Search the listing below for the word "nine" and return each line that contains it.
════════
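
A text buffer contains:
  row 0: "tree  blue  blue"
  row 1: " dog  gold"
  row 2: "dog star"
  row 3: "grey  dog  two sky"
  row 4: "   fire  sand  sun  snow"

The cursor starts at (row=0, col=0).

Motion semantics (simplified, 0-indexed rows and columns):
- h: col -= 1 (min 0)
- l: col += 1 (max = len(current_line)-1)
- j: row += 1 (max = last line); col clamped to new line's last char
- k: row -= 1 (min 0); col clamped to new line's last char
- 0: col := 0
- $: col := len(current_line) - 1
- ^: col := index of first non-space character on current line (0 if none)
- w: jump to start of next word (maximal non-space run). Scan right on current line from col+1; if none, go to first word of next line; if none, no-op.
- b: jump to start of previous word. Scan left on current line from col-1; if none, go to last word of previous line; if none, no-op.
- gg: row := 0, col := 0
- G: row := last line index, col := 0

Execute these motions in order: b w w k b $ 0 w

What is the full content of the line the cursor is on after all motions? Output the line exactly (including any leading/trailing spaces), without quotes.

After 1 (b): row=0 col=0 char='t'
After 2 (w): row=0 col=6 char='b'
After 3 (w): row=0 col=12 char='b'
After 4 (k): row=0 col=12 char='b'
After 5 (b): row=0 col=6 char='b'
After 6 ($): row=0 col=15 char='e'
After 7 (0): row=0 col=0 char='t'
After 8 (w): row=0 col=6 char='b'

Answer: tree  blue  blue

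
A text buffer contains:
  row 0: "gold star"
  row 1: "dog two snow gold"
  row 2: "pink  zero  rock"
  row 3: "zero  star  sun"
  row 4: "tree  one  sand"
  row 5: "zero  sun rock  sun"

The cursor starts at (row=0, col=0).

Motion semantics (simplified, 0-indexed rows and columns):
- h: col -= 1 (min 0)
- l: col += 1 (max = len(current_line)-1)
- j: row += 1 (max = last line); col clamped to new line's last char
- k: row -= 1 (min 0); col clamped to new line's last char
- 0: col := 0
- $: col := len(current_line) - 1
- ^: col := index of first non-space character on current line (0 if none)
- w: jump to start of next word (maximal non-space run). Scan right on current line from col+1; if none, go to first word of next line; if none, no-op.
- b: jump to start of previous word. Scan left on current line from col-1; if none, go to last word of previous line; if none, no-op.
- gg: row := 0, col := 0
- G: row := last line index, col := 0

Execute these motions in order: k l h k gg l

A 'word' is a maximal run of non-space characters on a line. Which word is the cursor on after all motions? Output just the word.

After 1 (k): row=0 col=0 char='g'
After 2 (l): row=0 col=1 char='o'
After 3 (h): row=0 col=0 char='g'
After 4 (k): row=0 col=0 char='g'
After 5 (gg): row=0 col=0 char='g'
After 6 (l): row=0 col=1 char='o'

Answer: gold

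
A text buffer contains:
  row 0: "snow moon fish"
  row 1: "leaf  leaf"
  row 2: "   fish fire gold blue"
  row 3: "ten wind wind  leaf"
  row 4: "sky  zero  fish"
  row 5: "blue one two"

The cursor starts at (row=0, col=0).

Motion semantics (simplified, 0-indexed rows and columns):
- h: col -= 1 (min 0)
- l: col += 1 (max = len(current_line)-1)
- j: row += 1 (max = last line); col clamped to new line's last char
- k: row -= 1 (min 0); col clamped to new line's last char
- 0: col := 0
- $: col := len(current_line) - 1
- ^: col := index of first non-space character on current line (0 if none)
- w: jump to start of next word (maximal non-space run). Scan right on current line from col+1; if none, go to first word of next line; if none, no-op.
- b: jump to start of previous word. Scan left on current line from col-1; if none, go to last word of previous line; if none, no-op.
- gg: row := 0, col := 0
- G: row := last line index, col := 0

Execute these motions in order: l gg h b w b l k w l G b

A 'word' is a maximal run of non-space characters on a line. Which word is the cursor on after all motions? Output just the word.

Answer: fish

Derivation:
After 1 (l): row=0 col=1 char='n'
After 2 (gg): row=0 col=0 char='s'
After 3 (h): row=0 col=0 char='s'
After 4 (b): row=0 col=0 char='s'
After 5 (w): row=0 col=5 char='m'
After 6 (b): row=0 col=0 char='s'
After 7 (l): row=0 col=1 char='n'
After 8 (k): row=0 col=1 char='n'
After 9 (w): row=0 col=5 char='m'
After 10 (l): row=0 col=6 char='o'
After 11 (G): row=5 col=0 char='b'
After 12 (b): row=4 col=11 char='f'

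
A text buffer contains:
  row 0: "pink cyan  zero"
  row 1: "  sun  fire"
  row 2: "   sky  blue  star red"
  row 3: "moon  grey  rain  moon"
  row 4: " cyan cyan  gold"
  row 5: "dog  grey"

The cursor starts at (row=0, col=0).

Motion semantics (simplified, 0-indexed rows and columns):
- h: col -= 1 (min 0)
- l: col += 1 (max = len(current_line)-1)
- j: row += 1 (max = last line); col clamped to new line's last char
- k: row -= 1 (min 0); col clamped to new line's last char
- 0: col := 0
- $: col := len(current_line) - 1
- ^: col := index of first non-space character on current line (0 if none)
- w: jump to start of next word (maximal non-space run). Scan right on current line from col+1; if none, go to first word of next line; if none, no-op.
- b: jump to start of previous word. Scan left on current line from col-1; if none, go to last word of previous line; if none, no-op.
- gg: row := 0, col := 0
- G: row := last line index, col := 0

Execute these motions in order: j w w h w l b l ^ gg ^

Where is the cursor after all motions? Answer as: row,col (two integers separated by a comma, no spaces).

Answer: 0,0

Derivation:
After 1 (j): row=1 col=0 char='_'
After 2 (w): row=1 col=2 char='s'
After 3 (w): row=1 col=7 char='f'
After 4 (h): row=1 col=6 char='_'
After 5 (w): row=1 col=7 char='f'
After 6 (l): row=1 col=8 char='i'
After 7 (b): row=1 col=7 char='f'
After 8 (l): row=1 col=8 char='i'
After 9 (^): row=1 col=2 char='s'
After 10 (gg): row=0 col=0 char='p'
After 11 (^): row=0 col=0 char='p'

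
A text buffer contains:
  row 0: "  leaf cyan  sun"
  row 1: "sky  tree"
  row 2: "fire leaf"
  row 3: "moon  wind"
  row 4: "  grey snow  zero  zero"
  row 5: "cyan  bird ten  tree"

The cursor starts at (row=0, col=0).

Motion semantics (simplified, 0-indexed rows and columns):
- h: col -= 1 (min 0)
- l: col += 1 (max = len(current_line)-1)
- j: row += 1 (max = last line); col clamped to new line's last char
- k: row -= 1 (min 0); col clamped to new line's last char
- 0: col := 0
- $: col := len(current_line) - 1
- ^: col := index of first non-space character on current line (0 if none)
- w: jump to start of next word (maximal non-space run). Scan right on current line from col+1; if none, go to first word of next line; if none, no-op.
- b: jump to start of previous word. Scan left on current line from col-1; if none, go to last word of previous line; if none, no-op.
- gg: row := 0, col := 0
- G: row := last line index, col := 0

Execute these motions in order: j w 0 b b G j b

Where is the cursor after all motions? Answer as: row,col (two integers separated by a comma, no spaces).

After 1 (j): row=1 col=0 char='s'
After 2 (w): row=1 col=5 char='t'
After 3 (0): row=1 col=0 char='s'
After 4 (b): row=0 col=13 char='s'
After 5 (b): row=0 col=7 char='c'
After 6 (G): row=5 col=0 char='c'
After 7 (j): row=5 col=0 char='c'
After 8 (b): row=4 col=19 char='z'

Answer: 4,19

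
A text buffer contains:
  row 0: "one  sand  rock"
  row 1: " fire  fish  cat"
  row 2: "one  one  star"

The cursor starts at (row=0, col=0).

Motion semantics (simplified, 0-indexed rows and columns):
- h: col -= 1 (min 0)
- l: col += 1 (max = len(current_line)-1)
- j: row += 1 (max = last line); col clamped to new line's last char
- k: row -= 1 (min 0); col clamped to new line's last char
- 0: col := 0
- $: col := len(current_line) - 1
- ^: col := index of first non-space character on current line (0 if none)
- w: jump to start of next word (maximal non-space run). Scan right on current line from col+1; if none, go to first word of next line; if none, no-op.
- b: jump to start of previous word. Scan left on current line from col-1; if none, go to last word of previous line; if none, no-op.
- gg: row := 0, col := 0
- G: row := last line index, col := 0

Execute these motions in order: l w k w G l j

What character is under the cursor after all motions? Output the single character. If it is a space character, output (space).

Answer: n

Derivation:
After 1 (l): row=0 col=1 char='n'
After 2 (w): row=0 col=5 char='s'
After 3 (k): row=0 col=5 char='s'
After 4 (w): row=0 col=11 char='r'
After 5 (G): row=2 col=0 char='o'
After 6 (l): row=2 col=1 char='n'
After 7 (j): row=2 col=1 char='n'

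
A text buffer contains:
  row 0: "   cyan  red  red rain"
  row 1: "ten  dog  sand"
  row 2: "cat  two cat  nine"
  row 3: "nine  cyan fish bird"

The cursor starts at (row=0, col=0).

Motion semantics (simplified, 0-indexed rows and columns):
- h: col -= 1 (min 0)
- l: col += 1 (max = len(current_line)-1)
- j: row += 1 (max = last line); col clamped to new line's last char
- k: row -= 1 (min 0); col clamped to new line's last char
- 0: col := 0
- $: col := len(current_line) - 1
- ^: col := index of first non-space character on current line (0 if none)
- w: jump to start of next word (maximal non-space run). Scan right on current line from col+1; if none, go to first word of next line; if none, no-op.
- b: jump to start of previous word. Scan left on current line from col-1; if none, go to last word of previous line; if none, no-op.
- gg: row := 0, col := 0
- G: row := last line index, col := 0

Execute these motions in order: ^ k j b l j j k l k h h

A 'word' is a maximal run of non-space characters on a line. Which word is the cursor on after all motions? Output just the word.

Answer: ten

Derivation:
After 1 (^): row=0 col=3 char='c'
After 2 (k): row=0 col=3 char='c'
After 3 (j): row=1 col=3 char='_'
After 4 (b): row=1 col=0 char='t'
After 5 (l): row=1 col=1 char='e'
After 6 (j): row=2 col=1 char='a'
After 7 (j): row=3 col=1 char='i'
After 8 (k): row=2 col=1 char='a'
After 9 (l): row=2 col=2 char='t'
After 10 (k): row=1 col=2 char='n'
After 11 (h): row=1 col=1 char='e'
After 12 (h): row=1 col=0 char='t'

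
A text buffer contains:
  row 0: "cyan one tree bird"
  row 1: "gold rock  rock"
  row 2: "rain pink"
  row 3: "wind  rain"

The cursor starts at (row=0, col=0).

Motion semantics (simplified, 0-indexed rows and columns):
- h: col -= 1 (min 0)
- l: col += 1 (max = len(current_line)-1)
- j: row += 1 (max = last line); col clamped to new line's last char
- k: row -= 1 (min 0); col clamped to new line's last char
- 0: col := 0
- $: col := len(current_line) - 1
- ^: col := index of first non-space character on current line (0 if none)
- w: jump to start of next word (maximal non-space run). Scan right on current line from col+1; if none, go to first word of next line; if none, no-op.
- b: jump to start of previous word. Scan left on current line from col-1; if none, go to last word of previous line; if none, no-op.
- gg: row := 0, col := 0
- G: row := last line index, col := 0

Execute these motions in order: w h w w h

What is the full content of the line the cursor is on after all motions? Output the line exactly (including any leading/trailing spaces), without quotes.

After 1 (w): row=0 col=5 char='o'
After 2 (h): row=0 col=4 char='_'
After 3 (w): row=0 col=5 char='o'
After 4 (w): row=0 col=9 char='t'
After 5 (h): row=0 col=8 char='_'

Answer: cyan one tree bird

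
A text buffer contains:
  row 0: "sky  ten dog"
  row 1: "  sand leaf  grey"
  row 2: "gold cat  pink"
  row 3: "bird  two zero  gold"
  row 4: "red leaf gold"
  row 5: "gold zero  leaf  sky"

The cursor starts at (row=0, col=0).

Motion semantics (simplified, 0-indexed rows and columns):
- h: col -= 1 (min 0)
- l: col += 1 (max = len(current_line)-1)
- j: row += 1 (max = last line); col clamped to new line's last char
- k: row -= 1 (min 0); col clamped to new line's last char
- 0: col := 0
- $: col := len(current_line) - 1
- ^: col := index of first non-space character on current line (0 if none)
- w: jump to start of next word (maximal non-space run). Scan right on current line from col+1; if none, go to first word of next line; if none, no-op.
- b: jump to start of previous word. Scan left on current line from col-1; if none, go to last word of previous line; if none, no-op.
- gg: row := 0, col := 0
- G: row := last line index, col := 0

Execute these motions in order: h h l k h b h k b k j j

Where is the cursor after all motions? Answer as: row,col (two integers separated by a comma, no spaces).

After 1 (h): row=0 col=0 char='s'
After 2 (h): row=0 col=0 char='s'
After 3 (l): row=0 col=1 char='k'
After 4 (k): row=0 col=1 char='k'
After 5 (h): row=0 col=0 char='s'
After 6 (b): row=0 col=0 char='s'
After 7 (h): row=0 col=0 char='s'
After 8 (k): row=0 col=0 char='s'
After 9 (b): row=0 col=0 char='s'
After 10 (k): row=0 col=0 char='s'
After 11 (j): row=1 col=0 char='_'
After 12 (j): row=2 col=0 char='g'

Answer: 2,0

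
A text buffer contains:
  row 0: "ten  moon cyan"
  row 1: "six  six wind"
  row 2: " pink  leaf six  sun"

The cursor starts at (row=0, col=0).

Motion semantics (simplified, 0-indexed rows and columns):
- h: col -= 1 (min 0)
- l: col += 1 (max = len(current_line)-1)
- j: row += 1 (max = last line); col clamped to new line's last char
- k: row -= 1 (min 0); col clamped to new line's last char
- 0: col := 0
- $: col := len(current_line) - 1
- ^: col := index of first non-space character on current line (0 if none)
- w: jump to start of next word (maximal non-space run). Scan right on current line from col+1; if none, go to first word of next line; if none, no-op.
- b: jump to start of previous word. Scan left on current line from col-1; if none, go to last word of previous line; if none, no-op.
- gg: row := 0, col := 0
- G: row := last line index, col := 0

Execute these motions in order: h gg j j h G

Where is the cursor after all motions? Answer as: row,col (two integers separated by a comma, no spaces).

After 1 (h): row=0 col=0 char='t'
After 2 (gg): row=0 col=0 char='t'
After 3 (j): row=1 col=0 char='s'
After 4 (j): row=2 col=0 char='_'
After 5 (h): row=2 col=0 char='_'
After 6 (G): row=2 col=0 char='_'

Answer: 2,0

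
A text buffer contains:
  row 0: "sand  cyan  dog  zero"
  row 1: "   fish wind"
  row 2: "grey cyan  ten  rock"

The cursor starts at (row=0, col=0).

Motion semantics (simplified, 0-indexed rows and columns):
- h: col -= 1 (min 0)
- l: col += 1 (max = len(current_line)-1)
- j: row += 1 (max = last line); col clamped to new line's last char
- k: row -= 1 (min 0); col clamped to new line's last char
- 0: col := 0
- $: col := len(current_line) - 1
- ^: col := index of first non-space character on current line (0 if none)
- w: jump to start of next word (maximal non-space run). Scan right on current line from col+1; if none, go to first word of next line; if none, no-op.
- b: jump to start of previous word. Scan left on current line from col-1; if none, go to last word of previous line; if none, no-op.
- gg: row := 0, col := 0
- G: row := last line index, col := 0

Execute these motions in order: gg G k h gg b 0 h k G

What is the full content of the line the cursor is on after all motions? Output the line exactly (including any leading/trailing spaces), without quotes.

Answer: grey cyan  ten  rock

Derivation:
After 1 (gg): row=0 col=0 char='s'
After 2 (G): row=2 col=0 char='g'
After 3 (k): row=1 col=0 char='_'
After 4 (h): row=1 col=0 char='_'
After 5 (gg): row=0 col=0 char='s'
After 6 (b): row=0 col=0 char='s'
After 7 (0): row=0 col=0 char='s'
After 8 (h): row=0 col=0 char='s'
After 9 (k): row=0 col=0 char='s'
After 10 (G): row=2 col=0 char='g'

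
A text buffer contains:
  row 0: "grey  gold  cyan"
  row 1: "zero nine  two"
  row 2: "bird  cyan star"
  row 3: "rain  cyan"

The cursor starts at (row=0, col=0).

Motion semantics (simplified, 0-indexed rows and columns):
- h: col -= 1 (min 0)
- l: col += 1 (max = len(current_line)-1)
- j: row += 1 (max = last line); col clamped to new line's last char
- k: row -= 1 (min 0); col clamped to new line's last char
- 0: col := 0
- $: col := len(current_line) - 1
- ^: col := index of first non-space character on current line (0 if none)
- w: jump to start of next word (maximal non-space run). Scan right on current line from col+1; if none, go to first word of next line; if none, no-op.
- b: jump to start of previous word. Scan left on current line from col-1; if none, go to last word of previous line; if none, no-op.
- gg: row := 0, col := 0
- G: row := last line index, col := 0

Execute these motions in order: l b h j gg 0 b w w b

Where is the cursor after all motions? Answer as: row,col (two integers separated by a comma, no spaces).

Answer: 0,6

Derivation:
After 1 (l): row=0 col=1 char='r'
After 2 (b): row=0 col=0 char='g'
After 3 (h): row=0 col=0 char='g'
After 4 (j): row=1 col=0 char='z'
After 5 (gg): row=0 col=0 char='g'
After 6 (0): row=0 col=0 char='g'
After 7 (b): row=0 col=0 char='g'
After 8 (w): row=0 col=6 char='g'
After 9 (w): row=0 col=12 char='c'
After 10 (b): row=0 col=6 char='g'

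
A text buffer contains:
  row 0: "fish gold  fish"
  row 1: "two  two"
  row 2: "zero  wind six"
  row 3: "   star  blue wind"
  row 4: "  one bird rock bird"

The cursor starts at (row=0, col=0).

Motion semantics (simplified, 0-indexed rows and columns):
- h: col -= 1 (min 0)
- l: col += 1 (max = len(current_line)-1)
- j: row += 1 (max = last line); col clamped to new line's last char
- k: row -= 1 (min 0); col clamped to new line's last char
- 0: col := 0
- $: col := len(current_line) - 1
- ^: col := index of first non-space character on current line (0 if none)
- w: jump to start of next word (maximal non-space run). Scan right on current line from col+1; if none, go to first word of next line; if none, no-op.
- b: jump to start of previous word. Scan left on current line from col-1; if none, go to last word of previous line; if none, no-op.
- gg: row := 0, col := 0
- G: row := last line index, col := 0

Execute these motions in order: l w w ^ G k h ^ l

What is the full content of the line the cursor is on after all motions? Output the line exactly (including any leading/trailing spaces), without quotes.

Answer:    star  blue wind

Derivation:
After 1 (l): row=0 col=1 char='i'
After 2 (w): row=0 col=5 char='g'
After 3 (w): row=0 col=11 char='f'
After 4 (^): row=0 col=0 char='f'
After 5 (G): row=4 col=0 char='_'
After 6 (k): row=3 col=0 char='_'
After 7 (h): row=3 col=0 char='_'
After 8 (^): row=3 col=3 char='s'
After 9 (l): row=3 col=4 char='t'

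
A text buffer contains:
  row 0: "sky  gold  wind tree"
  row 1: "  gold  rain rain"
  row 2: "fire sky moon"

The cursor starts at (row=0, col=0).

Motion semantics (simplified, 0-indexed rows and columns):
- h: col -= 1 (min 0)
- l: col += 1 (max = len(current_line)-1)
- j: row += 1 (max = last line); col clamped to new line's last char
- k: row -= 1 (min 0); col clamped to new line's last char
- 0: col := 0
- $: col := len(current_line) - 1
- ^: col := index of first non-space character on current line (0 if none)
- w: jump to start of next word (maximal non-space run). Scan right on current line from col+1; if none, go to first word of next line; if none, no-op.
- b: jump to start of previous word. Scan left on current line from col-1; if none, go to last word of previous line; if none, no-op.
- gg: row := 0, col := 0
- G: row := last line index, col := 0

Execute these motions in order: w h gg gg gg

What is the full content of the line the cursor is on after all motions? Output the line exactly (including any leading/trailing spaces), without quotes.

Answer: sky  gold  wind tree

Derivation:
After 1 (w): row=0 col=5 char='g'
After 2 (h): row=0 col=4 char='_'
After 3 (gg): row=0 col=0 char='s'
After 4 (gg): row=0 col=0 char='s'
After 5 (gg): row=0 col=0 char='s'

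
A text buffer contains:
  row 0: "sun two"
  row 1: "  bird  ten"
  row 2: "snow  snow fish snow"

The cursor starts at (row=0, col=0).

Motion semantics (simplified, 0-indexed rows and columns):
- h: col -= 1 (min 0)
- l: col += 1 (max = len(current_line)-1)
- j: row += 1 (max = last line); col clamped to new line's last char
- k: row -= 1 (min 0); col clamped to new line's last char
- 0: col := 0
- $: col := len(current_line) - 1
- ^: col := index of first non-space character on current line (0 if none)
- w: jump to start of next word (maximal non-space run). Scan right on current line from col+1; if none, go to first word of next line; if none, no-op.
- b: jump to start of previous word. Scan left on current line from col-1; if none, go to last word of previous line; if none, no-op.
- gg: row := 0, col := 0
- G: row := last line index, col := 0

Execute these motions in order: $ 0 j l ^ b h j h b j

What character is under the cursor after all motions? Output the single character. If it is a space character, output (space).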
════════
#### Solution:
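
  row 2: "cat  two cat  nine"
  row 3: "nine  cyan fish bird"
  row 1: "zero nine  two"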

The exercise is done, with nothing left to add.